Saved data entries
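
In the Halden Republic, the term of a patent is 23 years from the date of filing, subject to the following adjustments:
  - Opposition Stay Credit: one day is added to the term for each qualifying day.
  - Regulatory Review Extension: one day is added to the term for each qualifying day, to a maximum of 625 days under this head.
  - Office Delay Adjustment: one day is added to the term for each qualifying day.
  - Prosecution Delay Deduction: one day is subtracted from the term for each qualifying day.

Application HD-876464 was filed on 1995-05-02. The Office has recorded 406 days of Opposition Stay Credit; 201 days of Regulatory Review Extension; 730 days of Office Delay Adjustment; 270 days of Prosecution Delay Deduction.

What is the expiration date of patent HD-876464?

Base term: filing date + 23 years → 2 May 2018.
Opposition Stay Credit: +406 days → 12 June 2019.
Regulatory Review Extension: 201 days (within the 625-day cap) → +201 days → 30 December 2019.
Office Delay Adjustment: +730 days → 29 December 2021.
Prosecution Delay Deduction: −270 days → 3 April 2021.

2021-04-03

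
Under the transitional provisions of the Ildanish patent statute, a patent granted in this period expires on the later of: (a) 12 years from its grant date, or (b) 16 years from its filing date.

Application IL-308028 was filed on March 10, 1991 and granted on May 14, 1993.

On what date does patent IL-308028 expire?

(a) grant + 12 years → 14 May 2005.
(b) filing + 16 years → 10 March 2007.
Later of the two: 10 March 2007.

March 10, 2007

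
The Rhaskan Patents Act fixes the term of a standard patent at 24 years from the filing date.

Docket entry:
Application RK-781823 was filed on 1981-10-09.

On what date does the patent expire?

Filing date + 24 years → 9 October 2005.

October 9, 2005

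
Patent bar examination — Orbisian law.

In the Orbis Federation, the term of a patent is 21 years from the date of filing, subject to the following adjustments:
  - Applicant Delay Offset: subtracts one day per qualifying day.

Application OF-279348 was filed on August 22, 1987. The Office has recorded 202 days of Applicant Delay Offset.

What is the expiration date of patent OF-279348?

2008-02-02

Base term: filing date + 21 years → 22 August 2008.
Applicant Delay Offset: −202 days → 2 February 2008.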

## Task to complete
For the records above, tally the lines in which "recorded" appears, and give the number by itself.

## Solution for this task
2